Stored records
-----
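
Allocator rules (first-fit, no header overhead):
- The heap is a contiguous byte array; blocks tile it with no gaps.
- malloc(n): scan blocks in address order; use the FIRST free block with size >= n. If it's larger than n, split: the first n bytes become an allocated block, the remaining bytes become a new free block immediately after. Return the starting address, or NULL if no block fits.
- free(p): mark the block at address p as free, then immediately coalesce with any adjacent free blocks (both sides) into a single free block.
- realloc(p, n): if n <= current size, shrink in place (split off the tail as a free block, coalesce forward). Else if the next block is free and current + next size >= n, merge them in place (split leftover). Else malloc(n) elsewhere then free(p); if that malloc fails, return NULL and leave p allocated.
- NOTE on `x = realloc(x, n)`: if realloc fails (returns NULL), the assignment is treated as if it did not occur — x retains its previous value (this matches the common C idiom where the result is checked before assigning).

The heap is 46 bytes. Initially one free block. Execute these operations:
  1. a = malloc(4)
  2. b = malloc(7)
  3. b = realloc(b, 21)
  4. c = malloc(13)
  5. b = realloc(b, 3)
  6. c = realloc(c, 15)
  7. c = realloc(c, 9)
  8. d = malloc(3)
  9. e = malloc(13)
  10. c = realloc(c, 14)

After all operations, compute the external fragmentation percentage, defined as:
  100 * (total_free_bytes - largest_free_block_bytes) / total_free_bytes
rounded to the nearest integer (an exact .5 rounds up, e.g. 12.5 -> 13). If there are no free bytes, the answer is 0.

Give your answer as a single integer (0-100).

Op 1: a = malloc(4) -> a = 0; heap: [0-3 ALLOC][4-45 FREE]
Op 2: b = malloc(7) -> b = 4; heap: [0-3 ALLOC][4-10 ALLOC][11-45 FREE]
Op 3: b = realloc(b, 21) -> b = 4; heap: [0-3 ALLOC][4-24 ALLOC][25-45 FREE]
Op 4: c = malloc(13) -> c = 25; heap: [0-3 ALLOC][4-24 ALLOC][25-37 ALLOC][38-45 FREE]
Op 5: b = realloc(b, 3) -> b = 4; heap: [0-3 ALLOC][4-6 ALLOC][7-24 FREE][25-37 ALLOC][38-45 FREE]
Op 6: c = realloc(c, 15) -> c = 25; heap: [0-3 ALLOC][4-6 ALLOC][7-24 FREE][25-39 ALLOC][40-45 FREE]
Op 7: c = realloc(c, 9) -> c = 25; heap: [0-3 ALLOC][4-6 ALLOC][7-24 FREE][25-33 ALLOC][34-45 FREE]
Op 8: d = malloc(3) -> d = 7; heap: [0-3 ALLOC][4-6 ALLOC][7-9 ALLOC][10-24 FREE][25-33 ALLOC][34-45 FREE]
Op 9: e = malloc(13) -> e = 10; heap: [0-3 ALLOC][4-6 ALLOC][7-9 ALLOC][10-22 ALLOC][23-24 FREE][25-33 ALLOC][34-45 FREE]
Op 10: c = realloc(c, 14) -> c = 25; heap: [0-3 ALLOC][4-6 ALLOC][7-9 ALLOC][10-22 ALLOC][23-24 FREE][25-38 ALLOC][39-45 FREE]
Free blocks: [2 7] total_free=9 largest=7 -> 100*(9-7)/9 = 200/9 ≈ 22.222 -> rounds to 22

Answer: 22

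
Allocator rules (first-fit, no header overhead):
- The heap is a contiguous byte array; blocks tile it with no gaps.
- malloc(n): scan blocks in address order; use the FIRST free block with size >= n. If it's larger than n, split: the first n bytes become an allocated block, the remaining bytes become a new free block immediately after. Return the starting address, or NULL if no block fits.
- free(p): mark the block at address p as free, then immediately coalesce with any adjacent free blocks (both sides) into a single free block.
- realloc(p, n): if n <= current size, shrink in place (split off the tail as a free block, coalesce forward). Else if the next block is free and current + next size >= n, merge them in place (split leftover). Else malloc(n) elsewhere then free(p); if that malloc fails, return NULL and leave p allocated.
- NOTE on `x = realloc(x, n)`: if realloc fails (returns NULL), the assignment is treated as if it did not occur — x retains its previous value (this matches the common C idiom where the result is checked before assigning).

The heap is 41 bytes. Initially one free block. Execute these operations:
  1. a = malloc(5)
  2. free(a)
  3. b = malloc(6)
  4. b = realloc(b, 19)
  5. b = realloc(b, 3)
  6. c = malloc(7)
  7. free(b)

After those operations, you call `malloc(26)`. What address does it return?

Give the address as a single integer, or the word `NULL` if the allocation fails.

Answer: 10

Derivation:
Op 1: a = malloc(5) -> a = 0; heap: [0-4 ALLOC][5-40 FREE]
Op 2: free(a) -> (freed a); heap: [0-40 FREE]
Op 3: b = malloc(6) -> b = 0; heap: [0-5 ALLOC][6-40 FREE]
Op 4: b = realloc(b, 19) -> b = 0; heap: [0-18 ALLOC][19-40 FREE]
Op 5: b = realloc(b, 3) -> b = 0; heap: [0-2 ALLOC][3-40 FREE]
Op 6: c = malloc(7) -> c = 3; heap: [0-2 ALLOC][3-9 ALLOC][10-40 FREE]
Op 7: free(b) -> (freed b); heap: [0-2 FREE][3-9 ALLOC][10-40 FREE]
malloc(26): first-fit scan over [0-2 FREE][3-9 ALLOC][10-40 FREE] -> 10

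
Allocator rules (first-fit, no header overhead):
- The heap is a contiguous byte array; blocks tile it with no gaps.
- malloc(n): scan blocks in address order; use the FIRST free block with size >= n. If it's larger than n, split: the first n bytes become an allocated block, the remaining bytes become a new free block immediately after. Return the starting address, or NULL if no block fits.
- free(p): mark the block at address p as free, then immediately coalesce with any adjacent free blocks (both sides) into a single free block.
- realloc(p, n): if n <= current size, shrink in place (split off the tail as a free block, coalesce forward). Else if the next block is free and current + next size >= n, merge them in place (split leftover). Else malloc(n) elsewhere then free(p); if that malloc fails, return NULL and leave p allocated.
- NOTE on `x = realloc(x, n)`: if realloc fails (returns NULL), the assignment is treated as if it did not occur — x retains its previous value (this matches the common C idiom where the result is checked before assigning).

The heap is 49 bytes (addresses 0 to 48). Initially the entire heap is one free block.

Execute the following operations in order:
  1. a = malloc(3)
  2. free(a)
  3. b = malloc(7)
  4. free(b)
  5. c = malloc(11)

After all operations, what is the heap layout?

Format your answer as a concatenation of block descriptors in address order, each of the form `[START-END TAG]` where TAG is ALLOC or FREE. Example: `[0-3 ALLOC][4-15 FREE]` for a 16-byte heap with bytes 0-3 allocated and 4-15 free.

Op 1: a = malloc(3) -> a = 0; heap: [0-2 ALLOC][3-48 FREE]
Op 2: free(a) -> (freed a); heap: [0-48 FREE]
Op 3: b = malloc(7) -> b = 0; heap: [0-6 ALLOC][7-48 FREE]
Op 4: free(b) -> (freed b); heap: [0-48 FREE]
Op 5: c = malloc(11) -> c = 0; heap: [0-10 ALLOC][11-48 FREE]

Answer: [0-10 ALLOC][11-48 FREE]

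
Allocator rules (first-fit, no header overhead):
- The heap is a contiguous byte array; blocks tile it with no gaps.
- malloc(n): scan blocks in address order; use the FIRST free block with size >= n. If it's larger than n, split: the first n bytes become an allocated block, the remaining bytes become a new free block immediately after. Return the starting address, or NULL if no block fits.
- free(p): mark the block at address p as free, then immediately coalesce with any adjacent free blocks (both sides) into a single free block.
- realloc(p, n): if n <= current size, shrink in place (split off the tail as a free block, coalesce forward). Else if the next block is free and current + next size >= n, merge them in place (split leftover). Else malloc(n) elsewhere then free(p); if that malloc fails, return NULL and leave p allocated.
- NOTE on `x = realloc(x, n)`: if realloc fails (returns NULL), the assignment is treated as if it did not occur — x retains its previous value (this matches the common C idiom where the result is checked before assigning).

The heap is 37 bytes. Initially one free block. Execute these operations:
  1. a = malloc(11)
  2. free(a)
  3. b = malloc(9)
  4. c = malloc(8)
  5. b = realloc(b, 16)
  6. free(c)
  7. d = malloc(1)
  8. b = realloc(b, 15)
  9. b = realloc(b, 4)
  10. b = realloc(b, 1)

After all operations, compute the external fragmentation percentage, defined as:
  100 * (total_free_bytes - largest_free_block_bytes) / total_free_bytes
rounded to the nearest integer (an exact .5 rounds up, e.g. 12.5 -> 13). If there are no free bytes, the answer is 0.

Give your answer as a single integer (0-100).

Answer: 46

Derivation:
Op 1: a = malloc(11) -> a = 0; heap: [0-10 ALLOC][11-36 FREE]
Op 2: free(a) -> (freed a); heap: [0-36 FREE]
Op 3: b = malloc(9) -> b = 0; heap: [0-8 ALLOC][9-36 FREE]
Op 4: c = malloc(8) -> c = 9; heap: [0-8 ALLOC][9-16 ALLOC][17-36 FREE]
Op 5: b = realloc(b, 16) -> b = 17; heap: [0-8 FREE][9-16 ALLOC][17-32 ALLOC][33-36 FREE]
Op 6: free(c) -> (freed c); heap: [0-16 FREE][17-32 ALLOC][33-36 FREE]
Op 7: d = malloc(1) -> d = 0; heap: [0-0 ALLOC][1-16 FREE][17-32 ALLOC][33-36 FREE]
Op 8: b = realloc(b, 15) -> b = 17; heap: [0-0 ALLOC][1-16 FREE][17-31 ALLOC][32-36 FREE]
Op 9: b = realloc(b, 4) -> b = 17; heap: [0-0 ALLOC][1-16 FREE][17-20 ALLOC][21-36 FREE]
Op 10: b = realloc(b, 1) -> b = 17; heap: [0-0 ALLOC][1-16 FREE][17-17 ALLOC][18-36 FREE]
Free blocks: [16 19] total_free=35 largest=19 -> 100*(35-19)/35 = 1600/35 ≈ 45.714 -> rounds to 46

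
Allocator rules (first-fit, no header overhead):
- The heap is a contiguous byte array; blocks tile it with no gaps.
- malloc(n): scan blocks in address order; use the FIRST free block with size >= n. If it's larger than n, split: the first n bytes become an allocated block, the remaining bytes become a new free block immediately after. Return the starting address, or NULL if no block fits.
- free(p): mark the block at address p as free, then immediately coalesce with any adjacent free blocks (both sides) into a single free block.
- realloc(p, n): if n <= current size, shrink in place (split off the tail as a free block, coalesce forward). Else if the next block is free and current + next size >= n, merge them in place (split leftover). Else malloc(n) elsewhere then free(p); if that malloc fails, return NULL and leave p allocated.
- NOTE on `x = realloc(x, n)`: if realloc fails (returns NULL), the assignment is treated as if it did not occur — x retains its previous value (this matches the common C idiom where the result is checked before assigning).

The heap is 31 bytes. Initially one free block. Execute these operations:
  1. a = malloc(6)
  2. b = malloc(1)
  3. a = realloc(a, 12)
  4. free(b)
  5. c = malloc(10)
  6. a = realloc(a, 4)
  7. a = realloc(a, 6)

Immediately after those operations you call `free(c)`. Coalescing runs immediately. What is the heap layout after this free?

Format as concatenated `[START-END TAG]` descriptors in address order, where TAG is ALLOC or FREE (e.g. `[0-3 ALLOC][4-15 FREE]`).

Answer: [0-6 FREE][7-12 ALLOC][13-30 FREE]

Derivation:
Op 1: a = malloc(6) -> a = 0; heap: [0-5 ALLOC][6-30 FREE]
Op 2: b = malloc(1) -> b = 6; heap: [0-5 ALLOC][6-6 ALLOC][7-30 FREE]
Op 3: a = realloc(a, 12) -> a = 7; heap: [0-5 FREE][6-6 ALLOC][7-18 ALLOC][19-30 FREE]
Op 4: free(b) -> (freed b); heap: [0-6 FREE][7-18 ALLOC][19-30 FREE]
Op 5: c = malloc(10) -> c = 19; heap: [0-6 FREE][7-18 ALLOC][19-28 ALLOC][29-30 FREE]
Op 6: a = realloc(a, 4) -> a = 7; heap: [0-6 FREE][7-10 ALLOC][11-18 FREE][19-28 ALLOC][29-30 FREE]
Op 7: a = realloc(a, 6) -> a = 7; heap: [0-6 FREE][7-12 ALLOC][13-18 FREE][19-28 ALLOC][29-30 FREE]
free(c): c = 19 -> block [19-28 ALLOC]; mark free, coalesce with adjacent free neighbors -> [0-6 FREE][7-12 ALLOC][13-30 FREE]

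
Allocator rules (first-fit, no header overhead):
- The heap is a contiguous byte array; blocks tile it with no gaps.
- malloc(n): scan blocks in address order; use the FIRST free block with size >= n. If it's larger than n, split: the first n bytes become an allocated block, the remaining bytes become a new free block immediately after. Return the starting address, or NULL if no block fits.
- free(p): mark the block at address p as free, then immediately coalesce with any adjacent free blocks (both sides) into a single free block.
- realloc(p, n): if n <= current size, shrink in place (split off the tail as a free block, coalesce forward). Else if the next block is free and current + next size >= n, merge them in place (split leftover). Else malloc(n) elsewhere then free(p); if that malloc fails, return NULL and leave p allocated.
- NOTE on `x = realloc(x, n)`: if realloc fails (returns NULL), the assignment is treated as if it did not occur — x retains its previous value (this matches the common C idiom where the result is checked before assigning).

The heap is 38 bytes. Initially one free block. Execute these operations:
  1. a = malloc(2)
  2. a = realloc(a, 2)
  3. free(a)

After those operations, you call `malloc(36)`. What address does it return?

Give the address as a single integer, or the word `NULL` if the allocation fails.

Answer: 0

Derivation:
Op 1: a = malloc(2) -> a = 0; heap: [0-1 ALLOC][2-37 FREE]
Op 2: a = realloc(a, 2) -> a = 0; heap: [0-1 ALLOC][2-37 FREE]
Op 3: free(a) -> (freed a); heap: [0-37 FREE]
malloc(36): first-fit scan over [0-37 FREE] -> 0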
-----
→ **Assignment**
Copy out, exactly and alone, the lines of the entries above between the ones holding "6. c = malloc(7)" and "5. c = malloc(11)", inclusive.

→ **Task answer**
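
  6. c = malloc(7)
  7. free(b)

After those operations, you call `malloc(26)`. What address does it return?

Give the address as a single integer, or the word `NULL` if the allocation fails.

Answer: 10

Derivation:
Op 1: a = malloc(5) -> a = 0; heap: [0-4 ALLOC][5-40 FREE]
Op 2: free(a) -> (freed a); heap: [0-40 FREE]
Op 3: b = malloc(6) -> b = 0; heap: [0-5 ALLOC][6-40 FREE]
Op 4: b = realloc(b, 19) -> b = 0; heap: [0-18 ALLOC][19-40 FREE]
Op 5: b = realloc(b, 3) -> b = 0; heap: [0-2 ALLOC][3-40 FREE]
Op 6: c = malloc(7) -> c = 3; heap: [0-2 ALLOC][3-9 ALLOC][10-40 FREE]
Op 7: free(b) -> (freed b); heap: [0-2 FREE][3-9 ALLOC][10-40 FREE]
malloc(26): first-fit scan over [0-2 FREE][3-9 ALLOC][10-40 FREE] -> 10

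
Allocator rules (first-fit, no header overhead):
- The heap is a contiguous byte array; blocks tile it with no gaps.
- malloc(n): scan blocks in address order; use the FIRST free block with size >= n. If it's larger than n, split: the first n bytes become an allocated block, the remaining bytes become a new free block immediately after. Return the starting address, or NULL if no block fits.
- free(p): mark the block at address p as free, then immediately coalesce with any adjacent free blocks (both sides) into a single free block.
- realloc(p, n): if n <= current size, shrink in place (split off the tail as a free block, coalesce forward). Else if the next block is free and current + next size >= n, merge them in place (split leftover). Else malloc(n) elsewhere then free(p); if that malloc fails, return NULL and leave p allocated.
- NOTE on `x = realloc(x, n)`: if realloc fails (returns NULL), the assignment is treated as if it did not occur — x retains its previous value (this matches the common C idiom where the result is checked before assigning).

The heap is 49 bytes (addresses 0 to 48). Initially the entire heap is one free block.

Execute the following operations in order:
  1. a = malloc(3)
  2. free(a)
  3. b = malloc(7)
  4. free(b)
  5. c = malloc(11)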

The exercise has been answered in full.